### [Problem statement]
The data should be duplicated exactly, with every word kept as it is.
----- Study material -----
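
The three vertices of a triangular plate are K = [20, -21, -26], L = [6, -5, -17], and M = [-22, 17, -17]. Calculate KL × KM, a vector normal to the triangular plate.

(-198, -252, 140)

KL = (-14, 16, 9)
KM = (-42, 38, 9)
i: 16·9 - 9·38 = 144 - 342 = -198
j: 9·(-42) - (-14)·9 = -378 - (-126) = -252
k: (-14)·38 - 16·(-42) = -532 - (-672) = 140
KL × KM = (-198, -252, 140)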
-----
### [Expected answer]
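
The three vertices of a triangular plate are K = [20, -21, -26], L = [6, -5, -17], and M = [-22, 17, -17]. Calculate KL × KM, a vector normal to the triangular plate.

(-198, -252, 140)

KL = (-14, 16, 9)
KM = (-42, 38, 9)
i: 16·9 - 9·38 = 144 - 342 = -198
j: 9·(-42) - (-14)·9 = -378 - (-126) = -252
k: (-14)·38 - 16·(-42) = -532 - (-672) = 140
KL × KM = (-198, -252, 140)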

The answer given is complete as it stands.